## Work instructions
Please copy out all the data. Every detail stays the same.

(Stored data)
--- START ---

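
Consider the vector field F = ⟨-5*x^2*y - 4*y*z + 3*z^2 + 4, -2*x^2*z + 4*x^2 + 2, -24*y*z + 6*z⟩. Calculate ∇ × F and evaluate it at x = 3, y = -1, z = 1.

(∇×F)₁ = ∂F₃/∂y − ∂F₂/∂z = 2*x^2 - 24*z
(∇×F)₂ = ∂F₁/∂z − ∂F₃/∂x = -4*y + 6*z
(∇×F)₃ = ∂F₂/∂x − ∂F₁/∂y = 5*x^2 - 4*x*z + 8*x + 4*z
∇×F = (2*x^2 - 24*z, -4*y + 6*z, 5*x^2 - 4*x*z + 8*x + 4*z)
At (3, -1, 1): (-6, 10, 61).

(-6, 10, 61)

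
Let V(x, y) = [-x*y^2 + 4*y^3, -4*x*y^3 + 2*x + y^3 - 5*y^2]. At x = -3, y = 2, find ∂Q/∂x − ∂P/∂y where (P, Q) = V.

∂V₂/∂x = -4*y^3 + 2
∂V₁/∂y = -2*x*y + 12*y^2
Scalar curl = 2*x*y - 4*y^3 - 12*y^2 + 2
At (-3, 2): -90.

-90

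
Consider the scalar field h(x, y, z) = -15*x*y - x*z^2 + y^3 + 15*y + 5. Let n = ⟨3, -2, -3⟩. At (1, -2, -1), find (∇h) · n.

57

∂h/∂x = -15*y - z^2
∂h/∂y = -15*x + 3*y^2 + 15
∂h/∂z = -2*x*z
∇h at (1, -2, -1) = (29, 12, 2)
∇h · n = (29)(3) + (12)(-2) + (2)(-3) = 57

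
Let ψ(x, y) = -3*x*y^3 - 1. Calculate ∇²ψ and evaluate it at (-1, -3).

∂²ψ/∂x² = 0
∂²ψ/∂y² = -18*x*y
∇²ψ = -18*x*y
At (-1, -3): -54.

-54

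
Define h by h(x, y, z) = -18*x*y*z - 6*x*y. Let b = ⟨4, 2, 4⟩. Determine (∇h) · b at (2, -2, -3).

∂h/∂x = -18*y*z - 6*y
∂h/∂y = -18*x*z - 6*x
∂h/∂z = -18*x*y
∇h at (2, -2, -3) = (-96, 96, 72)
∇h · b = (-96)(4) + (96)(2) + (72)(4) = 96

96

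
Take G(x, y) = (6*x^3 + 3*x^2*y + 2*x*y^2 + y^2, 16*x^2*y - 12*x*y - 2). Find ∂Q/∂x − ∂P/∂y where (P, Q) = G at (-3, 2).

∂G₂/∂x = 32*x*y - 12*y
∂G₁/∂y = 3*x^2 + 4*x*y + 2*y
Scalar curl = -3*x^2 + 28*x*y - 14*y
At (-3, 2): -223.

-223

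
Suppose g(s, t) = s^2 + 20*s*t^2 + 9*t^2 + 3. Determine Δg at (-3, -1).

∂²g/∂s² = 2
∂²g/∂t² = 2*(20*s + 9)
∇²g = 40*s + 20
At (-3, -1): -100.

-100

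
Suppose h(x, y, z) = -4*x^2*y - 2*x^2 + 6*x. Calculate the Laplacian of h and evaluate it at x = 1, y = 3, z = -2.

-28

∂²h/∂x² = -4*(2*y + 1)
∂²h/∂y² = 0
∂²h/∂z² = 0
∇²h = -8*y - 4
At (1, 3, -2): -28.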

--- END ---

## Expected answer
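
Consider the vector field F = ⟨-5*x^2*y - 4*y*z + 3*z^2 + 4, -2*x^2*z + 4*x^2 + 2, -24*y*z + 6*z⟩. Calculate ∇ × F and evaluate it at x = 3, y = -1, z = 1.

(∇×F)₁ = ∂F₃/∂y − ∂F₂/∂z = 2*x^2 - 24*z
(∇×F)₂ = ∂F₁/∂z − ∂F₃/∂x = -4*y + 6*z
(∇×F)₃ = ∂F₂/∂x − ∂F₁/∂y = 5*x^2 - 4*x*z + 8*x + 4*z
∇×F = (2*x^2 - 24*z, -4*y + 6*z, 5*x^2 - 4*x*z + 8*x + 4*z)
At (3, -1, 1): (-6, 10, 61).

(-6, 10, 61)

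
Let V(x, y) = [-x*y^2 + 4*y^3, -4*x*y^3 + 2*x + y^3 - 5*y^2]. At x = -3, y = 2, find ∂Q/∂x − ∂P/∂y where (P, Q) = V.

∂V₂/∂x = -4*y^3 + 2
∂V₁/∂y = -2*x*y + 12*y^2
Scalar curl = 2*x*y - 4*y^3 - 12*y^2 + 2
At (-3, 2): -90.

-90

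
Consider the scalar field h(x, y, z) = -15*x*y - x*z^2 + y^3 + 15*y + 5. Let n = ⟨3, -2, -3⟩. At (1, -2, -1), find (∇h) · n.

57

∂h/∂x = -15*y - z^2
∂h/∂y = -15*x + 3*y^2 + 15
∂h/∂z = -2*x*z
∇h at (1, -2, -1) = (29, 12, 2)
∇h · n = (29)(3) + (12)(-2) + (2)(-3) = 57

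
Let ψ(x, y) = -3*x*y^3 - 1. Calculate ∇²ψ and evaluate it at (-1, -3).

∂²ψ/∂x² = 0
∂²ψ/∂y² = -18*x*y
∇²ψ = -18*x*y
At (-1, -3): -54.

-54

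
Define h by h(x, y, z) = -18*x*y*z - 6*x*y. Let b = ⟨4, 2, 4⟩. Determine (∇h) · b at (2, -2, -3).

∂h/∂x = -18*y*z - 6*y
∂h/∂y = -18*x*z - 6*x
∂h/∂z = -18*x*y
∇h at (2, -2, -3) = (-96, 96, 72)
∇h · b = (-96)(4) + (96)(2) + (72)(4) = 96

96

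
Take G(x, y) = (6*x^3 + 3*x^2*y + 2*x*y^2 + y^2, 16*x^2*y - 12*x*y - 2). Find ∂Q/∂x − ∂P/∂y where (P, Q) = G at (-3, 2).

∂G₂/∂x = 32*x*y - 12*y
∂G₁/∂y = 3*x^2 + 4*x*y + 2*y
Scalar curl = -3*x^2 + 28*x*y - 14*y
At (-3, 2): -223.

-223

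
Suppose g(s, t) = s^2 + 20*s*t^2 + 9*t^2 + 3. Determine Δg at (-3, -1).

∂²g/∂s² = 2
∂²g/∂t² = 2*(20*s + 9)
∇²g = 40*s + 20
At (-3, -1): -100.

-100

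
Suppose h(x, y, z) = -4*x^2*y - 2*x^2 + 6*x. Calculate the Laplacian of h and evaluate it at x = 1, y = 3, z = -2.

-28

∂²h/∂x² = -4*(2*y + 1)
∂²h/∂y² = 0
∂²h/∂z² = 0
∇²h = -8*y - 4
At (1, 3, -2): -28.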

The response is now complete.